BEGIN Information provided
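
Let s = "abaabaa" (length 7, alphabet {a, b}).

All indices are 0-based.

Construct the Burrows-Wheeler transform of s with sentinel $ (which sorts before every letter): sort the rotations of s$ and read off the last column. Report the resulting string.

aabba$aa

rank  rotation  last
    0  $abaabaa  a
    1  a$abaaba  a
    2  aa$abaab  b
    3  aabaa$ab  b
    4  abaa$aba  a
    5  abaabaa$  $
    6  baa$abaa  a
    7  baabaa$a  a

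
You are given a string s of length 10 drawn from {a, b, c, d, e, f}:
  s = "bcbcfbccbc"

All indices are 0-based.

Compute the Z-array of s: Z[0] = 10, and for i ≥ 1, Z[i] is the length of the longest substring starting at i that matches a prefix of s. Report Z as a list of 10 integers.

Z[0]=10
i=1: outside box; Z[1]=0
i=2: outside box; Z[2]=2 grow→box=[2,4)
i=3: min(r-i=1, Z[1]=0)=0; Z[3]=0
i=4: outside box; Z[4]=0
i=5: outside box; Z[5]=2 grow→box=[5,7)
i=6: min(r-i=1, Z[1]=0)=0; Z[6]=0
i=7: outside box; Z[7]=0
i=8: outside box; Z[8]=2 grow→box=[8,10)
i=9: min(r-i=1, Z[1]=0)=0; Z[9]=0

[10, 0, 2, 0, 0, 2, 0, 0, 2, 0]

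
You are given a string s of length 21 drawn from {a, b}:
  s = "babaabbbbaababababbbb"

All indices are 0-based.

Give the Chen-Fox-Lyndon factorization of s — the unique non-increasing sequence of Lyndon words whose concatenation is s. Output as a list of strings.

emit factor 1: 'b' (i=0, period=1)
emit factor 2: 'ab' (i=1, period=2)
emit factor 3: 'aabbbb' (i=3, period=6)
emit factor 4: 'aababababbbb' (i=9, period=12)

["b", "ab", "aabbbb", "aababababbbb"]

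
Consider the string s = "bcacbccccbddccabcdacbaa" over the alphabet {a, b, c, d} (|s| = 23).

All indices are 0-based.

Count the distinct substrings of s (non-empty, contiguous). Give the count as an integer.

246

rank→(start, suffix):
  0 → (22, 'a')
  1 → (21, 'aa')
  2 → (14, 'abcdacbaa')
  3 → (18, 'acbaa')
  4 → (2, 'acbccccbddccabcdacbaa')
  5 → (20, 'baa')
  6 → (0, 'bcacbccccbddccabcdacbaa')
  7 → (4, 'bccccbddccabcdacbaa')
  8 → (15, 'bcdacbaa')
  9 → (9, 'bddccabcdacbaa')
  10 → (13, 'cabcdacbaa')
  11 → (1, 'cacbccccbddccabcdacbaa')
  12 → (19, 'cbaa')
  13 → (3, 'cbccccbddccabcdacbaa')
  14 → (8, 'cbddccabcdacbaa')
  15 → (12, 'ccabcdacbaa')
  16 → (7, 'ccbddccabcdacbaa')
  17 → (6, 'cccbddccabcdacbaa')
  18 → (5, 'ccccbddccabcdacbaa')
  19 → (16, 'cdacbaa')
  20 → (17, 'dacbaa')
  21 → (11, 'dccabcdacbaa')
  22 → (10, 'ddccabcdacbaa')

SA = [22, 21, 14, 18, 2, 20, 0, 4, 15, 9, 13, 1, 19, 3, 8, 12, 7, 6, 5, 16, 17, 11, 10]
[i] adj suffixes → lcp
  [1] 22/21 → 1 ('a')
  [2] 21/14 → 1 ('a')
  [3] 14/18 → 1 ('a')
  [4] 18/2 → 3 ('acb')
  [5] 2/20 → 0 ('')
  [6] 20/0 → 1 ('b')
  [7] 0/4 → 2 ('bc')
  [8] 4/15 → 2 ('bc')
  [9] 15/9 → 1 ('b')
  [10] 9/13 → 0 ('')
  [11] 13/1 → 2 ('ca')
  [12] 1/19 → 1 ('c')
  [13] 19/3 → 2 ('cb')
  [14] 3/8 → 2 ('cb')
  [15] 8/12 → 1 ('c')
  [16] 12/7 → 2 ('cc')
  [17] 7/6 → 2 ('cc')
  [18] 6/5 → 3 ('ccc')
  [19] 5/16 → 1 ('c')
  [20] 16/17 → 0 ('')
  [21] 17/11 → 1 ('d')
  [22] 11/10 → 1 ('d')

n(n+1)/2 = 23·24/2 = 276
Σ LCP = 0 + 1 + 1 + 1 + 3 + 0 + 1 + 2 + 2 + 1 + 0 + 2 + 1 + 2 + 2 + 1 + 2 + 2 + 3 + 1 + 0 + 1 + 1 = 30
distinct = 276 − 30 = 246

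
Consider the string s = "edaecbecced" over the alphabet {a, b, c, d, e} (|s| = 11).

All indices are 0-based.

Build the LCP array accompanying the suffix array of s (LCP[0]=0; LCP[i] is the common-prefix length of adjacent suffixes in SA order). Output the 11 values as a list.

rank→(start, suffix):
  0 → (2, 'aecbecced')
  1 → (5, 'becced')
  2 → (4, 'cbecced')
  3 → (7, 'cced')
  4 → (8, 'ced')
  5 → (10, 'd')
  6 → (1, 'daecbecced')
  7 → (3, 'ecbecced')
  8 → (6, 'ecced')
  9 → (9, 'ed')
  10 → (0, 'edaecbecced')

SA = [2, 5, 4, 7, 8, 10, 1, 3, 6, 9, 0]
rank  pair      lcp
   1  s[2:],s[5:]  0  ''
   2  s[5:],s[4:]  0  ''
   3  s[4:],s[7:]  1  'c'
   4  s[7:],s[8:]  1  'c'
   5  s[8:],s[10:]  0  ''
   6  s[10:],s[1:]  1  'd'
   7  s[1:],s[3:]  0  ''
   8  s[3:],s[6:]  2  'ec'
   9  s[6:],s[9:]  1  'e'
  10  s[9:],s[0:]  2  'ed'

[0, 0, 0, 1, 1, 0, 1, 0, 2, 1, 2]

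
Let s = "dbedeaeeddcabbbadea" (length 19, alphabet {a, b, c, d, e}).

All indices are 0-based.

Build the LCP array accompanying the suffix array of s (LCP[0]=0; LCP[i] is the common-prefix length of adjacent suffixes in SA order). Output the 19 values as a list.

[0, 1, 1, 1, 0, 1, 2, 1, 0, 0, 1, 1, 1, 3, 0, 2, 1, 2, 1]

sorted suffixes:
  #0 SA[0]=18  'a'
  #1 SA[1]=11  'abbbadea'
  #2 SA[2]=15  'adea'
  #3 SA[3]=5  'aeeddcabbbadea'
  #4 SA[4]=14  'badea'
  #5 SA[5]=13  'bbadea'
  #6 SA[6]=12  'bbbadea'
  #7 SA[7]=1  'bedeaeeddcabbbadea'
  #8 SA[8]=10  'cabbbadea'
  #9 SA[9]=0  'dbedeaeeddcabbbadea'
  #10 SA[10]=9  'dcabbbadea'
  #11 SA[11]=8  'ddcabbbadea'
  #12 SA[12]=16  'dea'
  #13 SA[13]=3  'deaeeddcabbbadea'
  #14 SA[14]=17  'ea'
  #15 SA[15]=4  'eaeeddcabbbadea'
  #16 SA[16]=7  'eddcabbbadea'
  #17 SA[17]=2  'edeaeeddcabbbadea'
  #18 SA[18]=6  'eeddcabbbadea'

SA = [18, 11, 15, 5, 14, 13, 12, 1, 10, 0, 9, 8, 16, 3, 17, 4, 7, 2, 6]
rank  pair      lcp
   1  s[18:],s[11:]  1  'a'
   2  s[11:],s[15:]  1  'a'
   3  s[15:],s[5:]  1  'a'
   4  s[5:],s[14:]  0  ''
   5  s[14:],s[13:]  1  'b'
   6  s[13:],s[12:]  2  'bb'
   7  s[12:],s[1:]  1  'b'
   8  s[1:],s[10:]  0  ''
   9  s[10:],s[0:]  0  ''
  10  s[0:],s[9:]  1  'd'
  11  s[9:],s[8:]  1  'd'
  12  s[8:],s[16:]  1  'd'
  13  s[16:],s[3:]  3  'dea'
  14  s[3:],s[17:]  0  ''
  15  s[17:],s[4:]  2  'ea'
  16  s[4:],s[7:]  1  'e'
  17  s[7:],s[2:]  2  'ed'
  18  s[2:],s[6:]  1  'e'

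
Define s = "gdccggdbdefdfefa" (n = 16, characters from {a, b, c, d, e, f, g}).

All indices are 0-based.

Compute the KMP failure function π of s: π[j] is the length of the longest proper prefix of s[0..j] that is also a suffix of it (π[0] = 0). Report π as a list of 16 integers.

[0, 0, 0, 0, 1, 1, 2, 0, 0, 0, 0, 0, 0, 0, 0, 0]

π[0] = 0
j=1 s[j]='d': π[1]=0 (border '')
j=2 s[j]='c': π[2]=0 (border '')
j=3 s[j]='c': π[3]=0 (border '')
j=4 s[j]='g': π[4]=1 (border 'g')
j=5 s[j]='g': k: 1→0; π[5]=1 (border 'g')
j=6 s[j]='d': π[6]=2 (border 'gd')
j=7 s[j]='b': k: 2→0; π[7]=0 (border '')
j=8 s[j]='d': π[8]=0 (border '')
j=9 s[j]='e': π[9]=0 (border '')
j=10 s[j]='f': π[10]=0 (border '')
j=11 s[j]='d': π[11]=0 (border '')
j=12 s[j]='f': π[12]=0 (border '')
j=13 s[j]='e': π[13]=0 (border '')
j=14 s[j]='f': π[14]=0 (border '')
j=15 s[j]='a': π[15]=0 (border '')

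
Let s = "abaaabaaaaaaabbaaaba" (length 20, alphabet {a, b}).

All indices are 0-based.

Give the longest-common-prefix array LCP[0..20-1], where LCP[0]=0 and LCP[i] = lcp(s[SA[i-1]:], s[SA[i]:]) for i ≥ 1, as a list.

rank | idx | suffix
   0 |  19 | a
   1 |   6 | aaaaaaabbaaaba
   2 |   7 | aaaaaabbaaaba
   3 |   8 | aaaaabbaaaba
   4 |   9 | aaaabbaaaba
   5 |  15 | aaaba
   6 |   2 | aaabaaaaaaabbaaaba
   7 |  10 | aaabbaaaba
   8 |  16 | aaba
   9 |   3 | aabaaaaaaabbaaaba
  10 |  11 | aabbaaaba
  11 |  17 | aba
  12 |   4 | abaaaaaaabbaaaba
  13 |   0 | abaaabaaaaaaabbaaaba
  14 |  12 | abbaaaba
  15 |  18 | ba
  16 |   5 | baaaaaaabbaaaba
  17 |  14 | baaaba
  18 |   1 | baaabaaaaaaabbaaaba
  19 |  13 | bbaaaba

SA = [19, 6, 7, 8, 9, 15, 2, 10, 16, 3, 11, 17, 4, 0, 12, 18, 5, 14, 1, 13]
[i] adj suffixes → lcp
  [1] 19/6 → 1 ('a')
  [2] 6/7 → 6 ('aaaaaa')
  [3] 7/8 → 5 ('aaaaa')
  [4] 8/9 → 4 ('aaaa')
  [5] 9/15 → 3 ('aaa')
  [6] 15/2 → 5 ('aaaba')
  [7] 2/10 → 4 ('aaab')
  [8] 10/16 → 2 ('aa')
  [9] 16/3 → 4 ('aaba')
  [10] 3/11 → 3 ('aab')
  [11] 11/17 → 1 ('a')
  [12] 17/4 → 3 ('aba')
  [13] 4/0 → 5 ('abaaa')
  [14] 0/12 → 2 ('ab')
  [15] 12/18 → 0 ('')
  [16] 18/5 → 2 ('ba')
  [17] 5/14 → 4 ('baaa')
  [18] 14/1 → 6 ('baaaba')
  [19] 1/13 → 1 ('b')

[0, 1, 6, 5, 4, 3, 5, 4, 2, 4, 3, 1, 3, 5, 2, 0, 2, 4, 6, 1]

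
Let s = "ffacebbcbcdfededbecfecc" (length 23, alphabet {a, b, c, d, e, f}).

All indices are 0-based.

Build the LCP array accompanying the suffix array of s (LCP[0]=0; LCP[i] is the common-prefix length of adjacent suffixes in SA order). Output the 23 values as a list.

[0, 0, 1, 2, 1, 0, 1, 1, 1, 1, 1, 0, 1, 1, 0, 1, 2, 1, 2, 0, 1, 2, 1]

rank→(start, suffix):
  0 → (2, 'acebbcbcdfededbecfecc')
  1 → (5, 'bbcbcdfededbecfecc')
  2 → (6, 'bcbcdfededbecfecc')
  3 → (8, 'bcdfededbecfecc')
  4 → (16, 'becfecc')
  5 → (22, 'c')
  6 → (7, 'cbcdfededbecfecc')
  7 → (21, 'cc')
  8 → (9, 'cdfededbecfecc')
  9 → (3, 'cebbcbcdfededbecfecc')
  10 → (18, 'cfecc')
  11 → (15, 'dbecfecc')
  12 → (13, 'dedbecfecc')
  13 → (10, 'dfededbecfecc')
  14 → (4, 'ebbcbcdfededbecfecc')
  15 → (20, 'ecc')
  16 → (17, 'ecfecc')
  17 → (14, 'edbecfecc')
  18 → (12, 'ededbecfecc')
  19 → (1, 'facebbcbcdfededbecfecc')
  20 → (19, 'fecc')
  21 → (11, 'fededbecfecc')
  22 → (0, 'ffacebbcbcdfededbecfecc')

SA = [2, 5, 6, 8, 16, 22, 7, 21, 9, 3, 18, 15, 13, 10, 4, 20, 17, 14, 12, 1, 19, 11, 0]
rank  pair      lcp
   1  s[2:],s[5:]  0  ''
   2  s[5:],s[6:]  1  'b'
   3  s[6:],s[8:]  2  'bc'
   4  s[8:],s[16:]  1  'b'
   5  s[16:],s[22:]  0  ''
   6  s[22:],s[7:]  1  'c'
   7  s[7:],s[21:]  1  'c'
   8  s[21:],s[9:]  1  'c'
   9  s[9:],s[3:]  1  'c'
  10  s[3:],s[18:]  1  'c'
  11  s[18:],s[15:]  0  ''
  12  s[15:],s[13:]  1  'd'
  13  s[13:],s[10:]  1  'd'
  14  s[10:],s[4:]  0  ''
  15  s[4:],s[20:]  1  'e'
  16  s[20:],s[17:]  2  'ec'
  17  s[17:],s[14:]  1  'e'
  18  s[14:],s[12:]  2  'ed'
  19  s[12:],s[1:]  0  ''
  20  s[1:],s[19:]  1  'f'
  21  s[19:],s[11:]  2  'fe'
  22  s[11:],s[0:]  1  'f'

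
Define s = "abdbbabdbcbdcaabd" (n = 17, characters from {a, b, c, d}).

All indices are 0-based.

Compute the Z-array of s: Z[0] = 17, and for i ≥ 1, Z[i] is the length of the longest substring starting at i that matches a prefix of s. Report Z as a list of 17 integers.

[17, 0, 0, 0, 0, 4, 0, 0, 0, 0, 0, 0, 0, 1, 3, 0, 0]

Z[0]=17
i=1: fresh scan; Z[1]=0
i=2: fresh scan; Z[2]=0
i=3: fresh scan; Z[3]=0
i=4: fresh scan; Z[4]=0
i=5: fresh scan; Z[5]=4 grow→box=[5,9)
i=6: min(r-i=3, Z[1]=0)=0; Z[6]=0
i=7: min(r-i=2, Z[2]=0)=0; Z[7]=0
i=8: min(r-i=1, Z[3]=0)=0; Z[8]=0
i=9: fresh scan; Z[9]=0
i=10: fresh scan; Z[10]=0
i=11: fresh scan; Z[11]=0
i=12: fresh scan; Z[12]=0
i=13: fresh scan; Z[13]=1 grow→box=[13,14)
i=14: fresh scan; Z[14]=3 grow→box=[14,17)
i=15: min(r-i=2, Z[1]=0)=0; Z[15]=0
i=16: min(r-i=1, Z[2]=0)=0; Z[16]=0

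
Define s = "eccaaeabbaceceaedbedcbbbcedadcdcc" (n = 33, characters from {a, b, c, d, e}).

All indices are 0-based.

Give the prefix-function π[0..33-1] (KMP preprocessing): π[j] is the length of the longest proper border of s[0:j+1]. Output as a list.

[0, 0, 0, 0, 0, 1, 0, 0, 0, 0, 0, 1, 2, 1, 0, 1, 0, 0, 1, 0, 0, 0, 0, 0, 0, 1, 0, 0, 0, 0, 0, 0, 0]

π[0] = 0
j=1 s[j]='c': π[1]=0 (border '')
j=2 s[j]='c': π[2]=0 (border '')
j=3 s[j]='a': π[3]=0 (border '')
j=4 s[j]='a': π[4]=0 (border '')
j=5 s[j]='e': π[5]=1 (border 'e')
j=6 s[j]='a': k: 1→0; π[6]=0 (border '')
j=7 s[j]='b': π[7]=0 (border '')
j=8 s[j]='b': π[8]=0 (border '')
j=9 s[j]='a': π[9]=0 (border '')
j=10 s[j]='c': π[10]=0 (border '')
j=11 s[j]='e': π[11]=1 (border 'e')
j=12 s[j]='c': π[12]=2 (border 'ec')
j=13 s[j]='e': k: 2→0; π[13]=1 (border 'e')
j=14 s[j]='a': k: 1→0; π[14]=0 (border '')
j=15 s[j]='e': π[15]=1 (border 'e')
j=16 s[j]='d': k: 1→0; π[16]=0 (border '')
j=17 s[j]='b': π[17]=0 (border '')
j=18 s[j]='e': π[18]=1 (border 'e')
j=19 s[j]='d': k: 1→0; π[19]=0 (border '')
j=20 s[j]='c': π[20]=0 (border '')
j=21 s[j]='b': π[21]=0 (border '')
j=22 s[j]='b': π[22]=0 (border '')
j=23 s[j]='b': π[23]=0 (border '')
j=24 s[j]='c': π[24]=0 (border '')
j=25 s[j]='e': π[25]=1 (border 'e')
j=26 s[j]='d': k: 1→0; π[26]=0 (border '')
j=27 s[j]='a': π[27]=0 (border '')
j=28 s[j]='d': π[28]=0 (border '')
j=29 s[j]='c': π[29]=0 (border '')
j=30 s[j]='d': π[30]=0 (border '')
j=31 s[j]='c': π[31]=0 (border '')
j=32 s[j]='c': π[32]=0 (border '')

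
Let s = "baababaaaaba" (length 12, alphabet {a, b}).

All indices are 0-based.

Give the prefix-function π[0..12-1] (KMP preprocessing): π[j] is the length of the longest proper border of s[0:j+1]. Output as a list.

[0, 0, 0, 1, 2, 1, 2, 3, 0, 0, 1, 2]

π[0] = 0
j=1 s[j]='a': π[1]=0 (border '')
j=2 s[j]='a': π[2]=0 (border '')
j=3 s[j]='b': π[3]=1 (border 'b')
j=4 s[j]='a': π[4]=2 (border 'ba')
j=5 s[j]='b': k: 2→0; π[5]=1 (border 'b')
j=6 s[j]='a': π[6]=2 (border 'ba')
j=7 s[j]='a': π[7]=3 (border 'baa')
j=8 s[j]='a': k: 3→0; π[8]=0 (border '')
j=9 s[j]='a': π[9]=0 (border '')
j=10 s[j]='b': π[10]=1 (border 'b')
j=11 s[j]='a': π[11]=2 (border 'ba')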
END Information provided
**Instructions for the task**
Lines containing the word "Define": copy every one of them from the records above.

**Your solution**
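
Define s = "gdccggdbdefdfefa" (n = 16, characters from {a, b, c, d, e, f, g}).
Define s = "abdbbabdbcbdcaabd" (n = 17, characters from {a, b, c, d}).
Define s = "eccaaeabbaceceaedbedcbbbcedadcdcc" (n = 33, characters from {a, b, c, d, e}).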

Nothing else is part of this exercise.